▶ _TASK OBJECTIVE_
The data below should be copied over with complete accuracy.

-- Opening Marker --

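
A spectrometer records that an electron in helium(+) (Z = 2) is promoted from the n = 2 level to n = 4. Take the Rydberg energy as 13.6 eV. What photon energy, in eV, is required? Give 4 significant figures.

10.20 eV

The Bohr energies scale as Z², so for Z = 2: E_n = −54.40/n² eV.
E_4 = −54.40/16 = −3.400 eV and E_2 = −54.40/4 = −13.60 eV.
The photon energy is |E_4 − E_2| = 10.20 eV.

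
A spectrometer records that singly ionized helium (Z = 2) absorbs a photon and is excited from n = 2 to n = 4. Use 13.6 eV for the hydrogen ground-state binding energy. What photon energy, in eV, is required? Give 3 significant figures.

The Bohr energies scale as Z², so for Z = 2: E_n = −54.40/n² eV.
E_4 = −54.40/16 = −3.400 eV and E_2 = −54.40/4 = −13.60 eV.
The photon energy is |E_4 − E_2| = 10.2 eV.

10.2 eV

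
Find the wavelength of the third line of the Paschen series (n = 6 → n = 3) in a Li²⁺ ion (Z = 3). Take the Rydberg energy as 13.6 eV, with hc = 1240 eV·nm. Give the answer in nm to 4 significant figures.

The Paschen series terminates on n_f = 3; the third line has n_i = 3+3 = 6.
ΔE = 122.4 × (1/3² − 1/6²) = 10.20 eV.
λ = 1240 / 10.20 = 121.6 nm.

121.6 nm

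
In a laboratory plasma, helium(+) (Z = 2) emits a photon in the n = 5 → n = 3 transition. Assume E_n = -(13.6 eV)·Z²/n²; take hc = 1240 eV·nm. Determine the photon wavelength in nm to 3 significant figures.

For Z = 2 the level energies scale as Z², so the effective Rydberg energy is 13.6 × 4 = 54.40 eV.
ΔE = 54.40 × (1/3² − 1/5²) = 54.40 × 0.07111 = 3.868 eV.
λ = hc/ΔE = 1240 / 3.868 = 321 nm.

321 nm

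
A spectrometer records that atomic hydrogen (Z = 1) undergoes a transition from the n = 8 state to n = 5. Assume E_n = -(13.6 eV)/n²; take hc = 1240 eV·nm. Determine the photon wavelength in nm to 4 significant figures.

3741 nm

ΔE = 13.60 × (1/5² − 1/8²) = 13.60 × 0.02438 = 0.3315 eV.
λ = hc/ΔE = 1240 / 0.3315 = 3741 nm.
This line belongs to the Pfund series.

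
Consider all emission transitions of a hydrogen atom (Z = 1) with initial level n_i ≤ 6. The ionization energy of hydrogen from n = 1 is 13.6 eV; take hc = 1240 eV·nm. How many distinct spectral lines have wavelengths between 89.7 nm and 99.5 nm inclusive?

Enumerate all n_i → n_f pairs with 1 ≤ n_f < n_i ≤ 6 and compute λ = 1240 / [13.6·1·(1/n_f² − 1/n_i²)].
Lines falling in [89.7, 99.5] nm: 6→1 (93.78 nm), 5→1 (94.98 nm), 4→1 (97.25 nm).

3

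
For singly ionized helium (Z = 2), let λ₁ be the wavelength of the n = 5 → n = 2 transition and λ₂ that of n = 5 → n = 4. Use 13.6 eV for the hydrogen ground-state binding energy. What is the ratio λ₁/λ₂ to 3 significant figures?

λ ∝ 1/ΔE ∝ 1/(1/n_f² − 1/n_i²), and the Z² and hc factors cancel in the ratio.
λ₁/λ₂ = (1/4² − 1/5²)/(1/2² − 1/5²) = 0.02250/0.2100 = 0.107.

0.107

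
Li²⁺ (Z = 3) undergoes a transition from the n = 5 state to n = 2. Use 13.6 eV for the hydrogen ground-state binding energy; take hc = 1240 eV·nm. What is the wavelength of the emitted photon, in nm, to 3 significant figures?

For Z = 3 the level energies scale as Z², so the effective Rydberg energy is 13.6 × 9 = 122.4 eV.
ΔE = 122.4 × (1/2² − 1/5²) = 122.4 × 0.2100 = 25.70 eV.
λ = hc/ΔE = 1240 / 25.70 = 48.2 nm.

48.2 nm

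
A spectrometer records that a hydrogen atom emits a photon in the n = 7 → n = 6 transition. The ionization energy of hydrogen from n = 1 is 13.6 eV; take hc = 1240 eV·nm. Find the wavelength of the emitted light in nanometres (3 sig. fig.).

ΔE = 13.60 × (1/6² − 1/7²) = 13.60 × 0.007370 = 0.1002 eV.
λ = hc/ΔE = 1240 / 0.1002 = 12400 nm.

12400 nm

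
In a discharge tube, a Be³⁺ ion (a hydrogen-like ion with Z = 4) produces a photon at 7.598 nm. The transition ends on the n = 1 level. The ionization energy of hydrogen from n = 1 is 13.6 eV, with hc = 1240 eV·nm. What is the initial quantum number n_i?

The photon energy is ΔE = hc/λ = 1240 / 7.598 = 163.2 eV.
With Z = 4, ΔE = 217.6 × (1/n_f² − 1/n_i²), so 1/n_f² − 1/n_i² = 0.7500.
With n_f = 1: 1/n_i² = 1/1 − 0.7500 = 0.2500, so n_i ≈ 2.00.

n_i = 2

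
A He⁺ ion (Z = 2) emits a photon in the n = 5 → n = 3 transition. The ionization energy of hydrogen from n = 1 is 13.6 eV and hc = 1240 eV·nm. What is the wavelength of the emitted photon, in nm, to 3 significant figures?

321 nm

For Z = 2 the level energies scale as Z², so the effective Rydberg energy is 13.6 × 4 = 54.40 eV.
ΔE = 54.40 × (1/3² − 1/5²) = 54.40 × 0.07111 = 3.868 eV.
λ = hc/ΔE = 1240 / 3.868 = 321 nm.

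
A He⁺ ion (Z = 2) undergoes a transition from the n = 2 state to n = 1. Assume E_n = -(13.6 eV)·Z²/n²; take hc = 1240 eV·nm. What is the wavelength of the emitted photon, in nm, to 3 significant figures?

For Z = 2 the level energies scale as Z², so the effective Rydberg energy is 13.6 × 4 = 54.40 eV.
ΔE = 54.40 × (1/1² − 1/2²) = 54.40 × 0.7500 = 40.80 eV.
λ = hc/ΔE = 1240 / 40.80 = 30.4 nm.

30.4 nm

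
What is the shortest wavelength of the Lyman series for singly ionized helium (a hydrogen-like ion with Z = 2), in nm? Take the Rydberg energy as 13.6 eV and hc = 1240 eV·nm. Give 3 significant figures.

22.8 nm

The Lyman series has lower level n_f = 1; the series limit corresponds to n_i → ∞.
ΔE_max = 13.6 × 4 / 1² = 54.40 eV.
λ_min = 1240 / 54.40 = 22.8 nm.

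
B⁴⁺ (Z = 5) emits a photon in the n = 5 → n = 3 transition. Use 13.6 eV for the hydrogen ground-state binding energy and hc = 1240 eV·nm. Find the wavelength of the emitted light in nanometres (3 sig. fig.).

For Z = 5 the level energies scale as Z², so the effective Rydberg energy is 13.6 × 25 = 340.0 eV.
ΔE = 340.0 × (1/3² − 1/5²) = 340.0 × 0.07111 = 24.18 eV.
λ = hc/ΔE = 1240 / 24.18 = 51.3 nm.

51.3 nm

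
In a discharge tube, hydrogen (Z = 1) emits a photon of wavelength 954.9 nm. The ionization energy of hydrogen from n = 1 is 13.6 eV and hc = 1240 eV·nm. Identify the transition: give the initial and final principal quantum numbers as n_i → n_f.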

-- Closing Marker --

▶ _ANSWER BELOW_
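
A spectrometer records that an electron in helium(+) (Z = 2) is promoted from the n = 2 level to n = 4. Take the Rydberg energy as 13.6 eV. What photon energy, in eV, is required? Give 4 significant figures.

10.20 eV

The Bohr energies scale as Z², so for Z = 2: E_n = −54.40/n² eV.
E_4 = −54.40/16 = −3.400 eV and E_2 = −54.40/4 = −13.60 eV.
The photon energy is |E_4 − E_2| = 10.20 eV.

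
A spectrometer records that singly ionized helium (Z = 2) absorbs a photon and is excited from n = 2 to n = 4. Use 13.6 eV for the hydrogen ground-state binding energy. What photon energy, in eV, is required? Give 3 significant figures.

The Bohr energies scale as Z², so for Z = 2: E_n = −54.40/n² eV.
E_4 = −54.40/16 = −3.400 eV and E_2 = −54.40/4 = −13.60 eV.
The photon energy is |E_4 − E_2| = 10.2 eV.

10.2 eV

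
Find the wavelength of the third line of the Paschen series (n = 6 → n = 3) in a Li²⁺ ion (Z = 3). Take the Rydberg energy as 13.6 eV, with hc = 1240 eV·nm. Give the answer in nm to 4 significant figures.

The Paschen series terminates on n_f = 3; the third line has n_i = 3+3 = 6.
ΔE = 122.4 × (1/3² − 1/6²) = 10.20 eV.
λ = 1240 / 10.20 = 121.6 nm.

121.6 nm

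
In a laboratory plasma, helium(+) (Z = 2) emits a photon in the n = 5 → n = 3 transition. Assume E_n = -(13.6 eV)·Z²/n²; take hc = 1240 eV·nm. Determine the photon wavelength in nm to 3 significant figures.

For Z = 2 the level energies scale as Z², so the effective Rydberg energy is 13.6 × 4 = 54.40 eV.
ΔE = 54.40 × (1/3² − 1/5²) = 54.40 × 0.07111 = 3.868 eV.
λ = hc/ΔE = 1240 / 3.868 = 321 nm.

321 nm

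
A spectrometer records that atomic hydrogen (Z = 1) undergoes a transition from the n = 8 state to n = 5. Assume E_n = -(13.6 eV)/n²; take hc = 1240 eV·nm. Determine the photon wavelength in nm to 4 significant figures.

3741 nm

ΔE = 13.60 × (1/5² − 1/8²) = 13.60 × 0.02438 = 0.3315 eV.
λ = hc/ΔE = 1240 / 0.3315 = 3741 nm.
This line belongs to the Pfund series.

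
Consider all emission transitions of a hydrogen atom (Z = 1) with initial level n_i ≤ 6. The ionization energy of hydrogen from n = 1 is 13.6 eV; take hc = 1240 eV·nm. How many distinct spectral lines have wavelengths between 89.7 nm and 99.5 nm inclusive?

Enumerate all n_i → n_f pairs with 1 ≤ n_f < n_i ≤ 6 and compute λ = 1240 / [13.6·1·(1/n_f² − 1/n_i²)].
Lines falling in [89.7, 99.5] nm: 6→1 (93.78 nm), 5→1 (94.98 nm), 4→1 (97.25 nm).

3

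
For singly ionized helium (Z = 2), let λ₁ be the wavelength of the n = 5 → n = 2 transition and λ₂ that of n = 5 → n = 4. Use 13.6 eV for the hydrogen ground-state binding energy. What is the ratio λ₁/λ₂ to 3 significant figures?

λ ∝ 1/ΔE ∝ 1/(1/n_f² − 1/n_i²), and the Z² and hc factors cancel in the ratio.
λ₁/λ₂ = (1/4² − 1/5²)/(1/2² − 1/5²) = 0.02250/0.2100 = 0.107.

0.107

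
Li²⁺ (Z = 3) undergoes a transition from the n = 5 state to n = 2. Use 13.6 eV for the hydrogen ground-state binding energy; take hc = 1240 eV·nm. What is the wavelength of the emitted photon, in nm, to 3 significant figures?

For Z = 3 the level energies scale as Z², so the effective Rydberg energy is 13.6 × 9 = 122.4 eV.
ΔE = 122.4 × (1/2² − 1/5²) = 122.4 × 0.2100 = 25.70 eV.
λ = hc/ΔE = 1240 / 25.70 = 48.2 nm.

48.2 nm

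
A spectrometer records that a hydrogen atom emits a photon in the n = 7 → n = 6 transition. The ionization energy of hydrogen from n = 1 is 13.6 eV; take hc = 1240 eV·nm. Find the wavelength of the emitted light in nanometres (3 sig. fig.).

ΔE = 13.60 × (1/6² − 1/7²) = 13.60 × 0.007370 = 0.1002 eV.
λ = hc/ΔE = 1240 / 0.1002 = 12400 nm.

12400 nm

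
In a discharge tube, a Be³⁺ ion (a hydrogen-like ion with Z = 4) produces a photon at 7.598 nm. The transition ends on the n = 1 level. The ionization energy of hydrogen from n = 1 is 13.6 eV, with hc = 1240 eV·nm. What is the initial quantum number n_i?

The photon energy is ΔE = hc/λ = 1240 / 7.598 = 163.2 eV.
With Z = 4, ΔE = 217.6 × (1/n_f² − 1/n_i²), so 1/n_f² − 1/n_i² = 0.7500.
With n_f = 1: 1/n_i² = 1/1 − 0.7500 = 0.2500, so n_i ≈ 2.00.

n_i = 2

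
A He⁺ ion (Z = 2) emits a photon in the n = 5 → n = 3 transition. The ionization energy of hydrogen from n = 1 is 13.6 eV and hc = 1240 eV·nm. What is the wavelength of the emitted photon, in nm, to 3 significant figures?

321 nm

For Z = 2 the level energies scale as Z², so the effective Rydberg energy is 13.6 × 4 = 54.40 eV.
ΔE = 54.40 × (1/3² − 1/5²) = 54.40 × 0.07111 = 3.868 eV.
λ = hc/ΔE = 1240 / 3.868 = 321 nm.

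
A He⁺ ion (Z = 2) undergoes a transition from the n = 2 state to n = 1. Assume E_n = -(13.6 eV)·Z²/n²; take hc = 1240 eV·nm. What is the wavelength of the emitted photon, in nm, to 3 significant figures?

For Z = 2 the level energies scale as Z², so the effective Rydberg energy is 13.6 × 4 = 54.40 eV.
ΔE = 54.40 × (1/1² − 1/2²) = 54.40 × 0.7500 = 40.80 eV.
λ = hc/ΔE = 1240 / 40.80 = 30.4 nm.

30.4 nm

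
What is the shortest wavelength of the Lyman series for singly ionized helium (a hydrogen-like ion with Z = 2), in nm? Take the Rydberg energy as 13.6 eV and hc = 1240 eV·nm. Give 3 significant figures.

22.8 nm

The Lyman series has lower level n_f = 1; the series limit corresponds to n_i → ∞.
ΔE_max = 13.6 × 4 / 1² = 54.40 eV.
λ_min = 1240 / 54.40 = 22.8 nm.

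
B⁴⁺ (Z = 5) emits a photon in the n = 5 → n = 3 transition. Use 13.6 eV for the hydrogen ground-state binding energy and hc = 1240 eV·nm. Find the wavelength of the emitted light in nanometres (3 sig. fig.).

For Z = 5 the level energies scale as Z², so the effective Rydberg energy is 13.6 × 25 = 340.0 eV.
ΔE = 340.0 × (1/3² − 1/5²) = 340.0 × 0.07111 = 24.18 eV.
λ = hc/ΔE = 1240 / 24.18 = 51.3 nm.

51.3 nm

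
In a discharge tube, hydrogen (Z = 1) emits a photon of wavelength 954.9 nm. The ionization energy of hydrogen from n = 1 is 13.6 eV and hc = 1240 eV·nm. Identify the transition: give the initial and final principal quantum numbers as n_i → n_f.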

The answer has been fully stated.